**Material shown:**
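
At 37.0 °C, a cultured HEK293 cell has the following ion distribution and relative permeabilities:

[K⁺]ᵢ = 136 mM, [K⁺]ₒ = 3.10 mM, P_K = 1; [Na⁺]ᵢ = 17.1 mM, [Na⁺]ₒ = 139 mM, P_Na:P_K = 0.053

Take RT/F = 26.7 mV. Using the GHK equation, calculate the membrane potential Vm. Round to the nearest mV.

-69 mV

Vm = 26.7 · ln[(Σ P·[cation]ₒ + Σ P·[anion]ᵢ) / (Σ P·[cation]ᵢ + Σ P·[anion]ₒ)]
Numerator = 1×3.10 + 0.053×139 = 10.47
Denominator = 1×136 + 0.053×17.1 = 136.9
Vm = 26.7 · ln(0.076454) = 26.7 × (-2.5711) = -68.65 mV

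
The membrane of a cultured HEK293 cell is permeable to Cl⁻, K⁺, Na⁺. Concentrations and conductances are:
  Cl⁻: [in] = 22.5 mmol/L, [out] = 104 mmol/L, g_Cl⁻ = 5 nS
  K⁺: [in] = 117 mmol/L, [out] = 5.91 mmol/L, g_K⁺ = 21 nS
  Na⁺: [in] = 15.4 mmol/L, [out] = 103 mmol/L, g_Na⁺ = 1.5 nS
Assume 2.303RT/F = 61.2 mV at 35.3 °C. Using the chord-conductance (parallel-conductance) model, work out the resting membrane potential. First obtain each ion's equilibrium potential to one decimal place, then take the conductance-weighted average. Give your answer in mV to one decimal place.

E_Cl⁻ = (61.2/-1)·log₁₀(104/22.5) = -40.7 mV
E_K⁺ = (61.2/1)·log₁₀(5.91/117) = -79.4 mV
E_Na⁺ = (61.2/1)·log₁₀(103/15.4) = 50.5 mV
Vm = (Σ gᵢEᵢ)/(Σ gᵢ) = (5·-40.7 + 21·-79.4 + 1.5·50.5) / (5 + 21 + 1.5)
= -1795.15 / 27.5 = -65.28 mV

-65.3 mV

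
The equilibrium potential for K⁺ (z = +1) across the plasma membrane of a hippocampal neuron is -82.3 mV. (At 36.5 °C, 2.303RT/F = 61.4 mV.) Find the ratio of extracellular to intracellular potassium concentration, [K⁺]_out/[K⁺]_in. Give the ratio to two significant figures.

log₁₀([out]/[in]) = E·z/(61.4) = -82.3 × 1 / 61.4 = -1.3404
[out]/[in] = 10^(-1.3404) = 0.04567

0.046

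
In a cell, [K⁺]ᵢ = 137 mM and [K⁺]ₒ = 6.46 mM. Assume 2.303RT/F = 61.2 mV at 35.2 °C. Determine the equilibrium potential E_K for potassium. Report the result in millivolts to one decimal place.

E = (61.2/z) · log₁₀([K⁺]_out/[K⁺]_in) with z = +1.
= (61.2/1) · log₁₀(6.46/137) = 61.20 · log₁₀(0.04715)
= 61.20 · (-1.3265) = -81.18 mV

-81.2 mV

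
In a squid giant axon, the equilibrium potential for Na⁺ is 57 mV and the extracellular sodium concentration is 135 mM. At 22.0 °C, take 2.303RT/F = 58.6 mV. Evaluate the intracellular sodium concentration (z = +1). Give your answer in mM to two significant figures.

Nernst: E = (58.6/1) · log₁₀([out]/[in]), so log₁₀([out]/[in]) = 57.0 × 1 / 58.6 = 0.9727.
[out]/[in] = 10^(0.9727) = 9.391.
[in] = 135 / 9.391 = 14.38 mM.

14 mM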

**Exercise aim:** Each record above should be given again exactly as it appears.

**Answer for the task:**
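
At 37.0 °C, a cultured HEK293 cell has the following ion distribution and relative permeabilities:

[K⁺]ᵢ = 136 mM, [K⁺]ₒ = 3.10 mM, P_K = 1; [Na⁺]ᵢ = 17.1 mM, [Na⁺]ₒ = 139 mM, P_Na:P_K = 0.053

Take RT/F = 26.7 mV. Using the GHK equation, calculate the membrane potential Vm. Round to the nearest mV.

-69 mV

Vm = 26.7 · ln[(Σ P·[cation]ₒ + Σ P·[anion]ᵢ) / (Σ P·[cation]ᵢ + Σ P·[anion]ₒ)]
Numerator = 1×3.10 + 0.053×139 = 10.47
Denominator = 1×136 + 0.053×17.1 = 136.9
Vm = 26.7 · ln(0.076454) = 26.7 × (-2.5711) = -68.65 mV

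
The membrane of a cultured HEK293 cell is permeable to Cl⁻, K⁺, Na⁺. Concentrations and conductances are:
  Cl⁻: [in] = 22.5 mmol/L, [out] = 104 mmol/L, g_Cl⁻ = 5 nS
  K⁺: [in] = 117 mmol/L, [out] = 5.91 mmol/L, g_K⁺ = 21 nS
  Na⁺: [in] = 15.4 mmol/L, [out] = 103 mmol/L, g_Na⁺ = 1.5 nS
Assume 2.303RT/F = 61.2 mV at 35.3 °C. Using the chord-conductance (parallel-conductance) model, work out the resting membrane potential. First obtain each ion's equilibrium potential to one decimal place, then take the conductance-weighted average. Give your answer in mV to one decimal place.

E_Cl⁻ = (61.2/-1)·log₁₀(104/22.5) = -40.7 mV
E_K⁺ = (61.2/1)·log₁₀(5.91/117) = -79.4 mV
E_Na⁺ = (61.2/1)·log₁₀(103/15.4) = 50.5 mV
Vm = (Σ gᵢEᵢ)/(Σ gᵢ) = (5·-40.7 + 21·-79.4 + 1.5·50.5) / (5 + 21 + 1.5)
= -1795.15 / 27.5 = -65.28 mV

-65.3 mV

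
The equilibrium potential for K⁺ (z = +1) across the plasma membrane of a hippocampal neuron is -82.3 mV. (At 36.5 °C, 2.303RT/F = 61.4 mV.) Find the ratio of extracellular to intracellular potassium concentration, [K⁺]_out/[K⁺]_in. Give the ratio to two significant figures.

log₁₀([out]/[in]) = E·z/(61.4) = -82.3 × 1 / 61.4 = -1.3404
[out]/[in] = 10^(-1.3404) = 0.04567

0.046

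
In a cell, [K⁺]ᵢ = 137 mM and [K⁺]ₒ = 6.46 mM. Assume 2.303RT/F = 61.2 mV at 35.2 °C. Determine the equilibrium potential E_K for potassium. Report the result in millivolts to one decimal place.

E = (61.2/z) · log₁₀([K⁺]_out/[K⁺]_in) with z = +1.
= (61.2/1) · log₁₀(6.46/137) = 61.20 · log₁₀(0.04715)
= 61.20 · (-1.3265) = -81.18 mV

-81.2 mV

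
In a squid giant axon, the equilibrium potential for Na⁺ is 57 mV and the extracellular sodium concentration is 135 mM. At 22.0 °C, take 2.303RT/F = 58.6 mV. Evaluate the intracellular sodium concentration (z = +1). Give your answer in mM to two significant figures.

Nernst: E = (58.6/1) · log₁₀([out]/[in]), so log₁₀([out]/[in]) = 57.0 × 1 / 58.6 = 0.9727.
[out]/[in] = 10^(0.9727) = 9.391.
[in] = 135 / 9.391 = 14.38 mM.

14 mM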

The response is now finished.